- _Work to complete_:
Instruction for the entries that follow: retype exactly the lines from the line with "The *jalP* promoter" to the line with "In this mutant", both included, and omit all others.

- _Data extract_:
== == ==

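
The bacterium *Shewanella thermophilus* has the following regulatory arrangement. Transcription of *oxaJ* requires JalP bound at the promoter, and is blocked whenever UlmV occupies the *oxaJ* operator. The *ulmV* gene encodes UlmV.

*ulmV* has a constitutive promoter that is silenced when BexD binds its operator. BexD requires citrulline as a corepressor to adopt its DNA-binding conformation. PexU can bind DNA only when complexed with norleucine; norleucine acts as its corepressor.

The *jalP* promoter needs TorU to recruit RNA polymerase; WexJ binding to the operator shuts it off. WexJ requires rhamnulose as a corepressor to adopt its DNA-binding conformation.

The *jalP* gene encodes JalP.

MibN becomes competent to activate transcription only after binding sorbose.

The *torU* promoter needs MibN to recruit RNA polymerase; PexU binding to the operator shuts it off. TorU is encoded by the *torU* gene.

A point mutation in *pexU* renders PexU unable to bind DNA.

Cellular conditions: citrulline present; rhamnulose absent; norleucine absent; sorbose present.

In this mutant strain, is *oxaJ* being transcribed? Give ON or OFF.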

== == ==

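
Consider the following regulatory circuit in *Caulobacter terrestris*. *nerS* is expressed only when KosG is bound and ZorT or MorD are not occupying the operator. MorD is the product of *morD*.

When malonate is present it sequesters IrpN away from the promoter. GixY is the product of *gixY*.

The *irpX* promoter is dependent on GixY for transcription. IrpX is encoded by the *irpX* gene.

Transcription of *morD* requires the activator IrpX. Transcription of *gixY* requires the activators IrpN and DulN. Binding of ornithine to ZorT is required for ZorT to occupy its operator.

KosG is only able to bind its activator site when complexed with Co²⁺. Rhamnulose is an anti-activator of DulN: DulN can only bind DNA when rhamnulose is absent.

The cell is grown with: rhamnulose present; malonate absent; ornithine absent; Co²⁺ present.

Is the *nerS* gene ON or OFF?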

== == ==

- _Exercise answer_:
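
The *jalP* promoter needs TorU to recruit RNA polymerase; WexJ binding to the operator shuts it off. WexJ requires rhamnulose as a corepressor to adopt its DNA-binding conformation.

The *jalP* gene encodes JalP.

MibN becomes competent to activate transcription only after binding sorbose.

The *torU* promoter needs MibN to recruit RNA polymerase; PexU binding to the operator shuts it off. TorU is encoded by the *torU* gene.

A point mutation in *pexU* renders PexU unable to bind DNA.

Cellular conditions: citrulline present; rhamnulose absent; norleucine absent; sorbose present.

In this mutant strain, is *oxaJ* being transcribed? Give ON or OFF.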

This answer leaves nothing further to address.